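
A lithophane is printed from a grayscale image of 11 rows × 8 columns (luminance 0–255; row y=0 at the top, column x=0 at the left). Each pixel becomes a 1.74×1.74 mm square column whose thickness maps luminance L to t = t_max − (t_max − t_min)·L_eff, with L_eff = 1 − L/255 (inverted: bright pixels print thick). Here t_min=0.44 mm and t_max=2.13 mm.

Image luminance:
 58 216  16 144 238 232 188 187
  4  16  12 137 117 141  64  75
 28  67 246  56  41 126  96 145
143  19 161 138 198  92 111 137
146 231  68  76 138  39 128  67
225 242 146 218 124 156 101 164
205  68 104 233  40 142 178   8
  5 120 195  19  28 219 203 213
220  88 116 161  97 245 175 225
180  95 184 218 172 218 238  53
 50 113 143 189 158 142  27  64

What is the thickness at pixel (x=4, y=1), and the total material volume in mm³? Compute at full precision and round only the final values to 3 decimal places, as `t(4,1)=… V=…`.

span = t_max - t_min = 2.13 - 0.44 = 1.690
L(4,1) = 117, L_eff = 1 - 117/255 = 0.541176 (inverted)
t(4,1) = 2.13 - 1.690·0.541176 = 1.215
Σt over all 11·8 pixels = 975207/8500 ≈ 114.7302353
V = pitch²·Σt = 1.74²·975207/8500 = 347.357

t(4,1)=1.215 V=347.357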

•••

TASK BRIEF: When the string "luminance" appears in a line of the records above, that line is to be copied.

REPLY:
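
A lithophane is printed from a grayscale image of 11 rows × 8 columns (luminance 0–255; row y=0 at the top, column x=0 at the left). Each pixel becomes a 1.74×1.74 mm square column whose thickness maps luminance L to t = t_max − (t_max − t_min)·L_eff, with L_eff = 1 − L/255 (inverted: bright pixels print thick). Here t_min=0.44 mm and t_max=2.13 mm.
Image luminance: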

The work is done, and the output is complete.